* [Activity]
Each entry below is to be extracted exactly.

[Opening Records for the exercise section]

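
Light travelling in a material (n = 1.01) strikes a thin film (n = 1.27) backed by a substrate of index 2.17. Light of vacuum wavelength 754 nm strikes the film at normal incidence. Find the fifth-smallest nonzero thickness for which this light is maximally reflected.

1484 nm

Ray reflecting at the top interface goes from n = 1.01 toward n = 1.27: a half-wave phase shift.
Bottom surface (1.27 → 2.17): reflection off a higher-index medium gives a half-wave phase shift.
Zero or two π shifts → no net half-wave offset.
With no net inversion, constructive interference in reflection requires 2 n t = m λ.
The fifth-smallest nonzero thickness corresponds to m = 5: t = m λ / (2 n) = 5.00 × 754 / (2 × 1.27) = 1484 nm.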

[Closing Records for the exercise section]

* [Result of this task]
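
Light travelling in a material (n = 1.01) strikes a thin film (n = 1.27) backed by a substrate of index 2.17. Light of vacuum wavelength 754 nm strikes the film at normal incidence. Find the fifth-smallest nonzero thickness for which this light is maximally reflected.

1484 nm

Ray reflecting at the top interface goes from n = 1.01 toward n = 1.27: a half-wave phase shift.
Bottom surface (1.27 → 2.17): reflection off a higher-index medium gives a half-wave phase shift.
Zero or two π shifts → no net half-wave offset.
With no net inversion, constructive interference in reflection requires 2 n t = m λ.
The fifth-smallest nonzero thickness corresponds to m = 5: t = m λ / (2 n) = 5.00 × 754 / (2 × 1.27) = 1484 nm.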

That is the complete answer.